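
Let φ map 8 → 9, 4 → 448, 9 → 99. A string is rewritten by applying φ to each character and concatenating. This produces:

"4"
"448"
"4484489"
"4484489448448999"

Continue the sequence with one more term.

Rewriting the 16 symbols of 4484489448448999 one by one yields 448 448 9 448 448 9 99 448 448 9 448 448 9 99 99 99; concatenated:

448448944844899944844894484489999999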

> _Goal of the exercise_
What is wanted is an exact copy of the data.

> _Solution below_
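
Let φ map 8 → 9, 4 → 448, 9 → 99. A string is rewritten by applying φ to each character and concatenating. This produces:

"4"
"448"
"4484489"
"4484489448448999"

Continue the sequence with one more term.

Rewriting the 16 symbols of 4484489448448999 one by one yields 448 448 9 448 448 9 99 448 448 9 448 448 9 99 99 99; concatenated:

448448944844899944844894484489999999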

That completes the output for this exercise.